(Collected data)
----

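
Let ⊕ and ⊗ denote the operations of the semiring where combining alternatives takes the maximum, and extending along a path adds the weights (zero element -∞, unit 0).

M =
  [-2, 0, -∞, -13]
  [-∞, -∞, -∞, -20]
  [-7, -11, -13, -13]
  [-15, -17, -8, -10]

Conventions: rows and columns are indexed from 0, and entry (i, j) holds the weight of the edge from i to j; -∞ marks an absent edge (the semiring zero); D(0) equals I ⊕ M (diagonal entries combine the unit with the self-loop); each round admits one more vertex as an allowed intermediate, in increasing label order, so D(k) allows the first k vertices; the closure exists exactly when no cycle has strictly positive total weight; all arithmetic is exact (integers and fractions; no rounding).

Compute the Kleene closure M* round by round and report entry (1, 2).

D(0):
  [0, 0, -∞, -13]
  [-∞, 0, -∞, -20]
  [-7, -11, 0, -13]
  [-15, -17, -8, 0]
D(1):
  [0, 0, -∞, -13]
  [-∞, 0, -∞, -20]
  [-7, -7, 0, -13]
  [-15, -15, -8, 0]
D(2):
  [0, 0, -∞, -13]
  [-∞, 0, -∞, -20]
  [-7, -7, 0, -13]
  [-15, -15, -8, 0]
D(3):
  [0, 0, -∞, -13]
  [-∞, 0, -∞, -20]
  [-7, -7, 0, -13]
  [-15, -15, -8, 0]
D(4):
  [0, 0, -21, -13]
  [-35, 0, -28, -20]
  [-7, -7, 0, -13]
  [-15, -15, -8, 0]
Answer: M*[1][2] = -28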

----

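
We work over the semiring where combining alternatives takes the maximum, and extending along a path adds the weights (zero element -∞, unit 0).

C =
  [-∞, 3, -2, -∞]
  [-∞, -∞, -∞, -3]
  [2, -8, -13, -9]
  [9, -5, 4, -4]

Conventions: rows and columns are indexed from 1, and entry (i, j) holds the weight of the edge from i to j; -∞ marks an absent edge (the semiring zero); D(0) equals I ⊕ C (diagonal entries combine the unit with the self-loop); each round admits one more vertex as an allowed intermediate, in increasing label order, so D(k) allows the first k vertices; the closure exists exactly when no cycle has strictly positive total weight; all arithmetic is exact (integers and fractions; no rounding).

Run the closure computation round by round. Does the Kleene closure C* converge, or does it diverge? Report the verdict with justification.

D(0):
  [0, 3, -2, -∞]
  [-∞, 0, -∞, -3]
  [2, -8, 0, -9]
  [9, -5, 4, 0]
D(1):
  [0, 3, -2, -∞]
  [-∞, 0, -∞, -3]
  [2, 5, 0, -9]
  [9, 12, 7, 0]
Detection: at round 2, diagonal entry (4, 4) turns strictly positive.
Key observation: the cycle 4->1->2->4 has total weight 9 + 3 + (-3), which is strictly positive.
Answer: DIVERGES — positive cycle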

----

-- Task item --
From the entries above, copy every line where the word "maximum" shows up.

-- Result of this task --
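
Let ⊕ and ⊗ denote the operations of the semiring where combining alternatives takes the maximum, and extending along a path adds the weights (zero element -∞, unit 0).
We work over the semiring where combining alternatives takes the maximum, and extending along a path adds the weights (zero element -∞, unit 0).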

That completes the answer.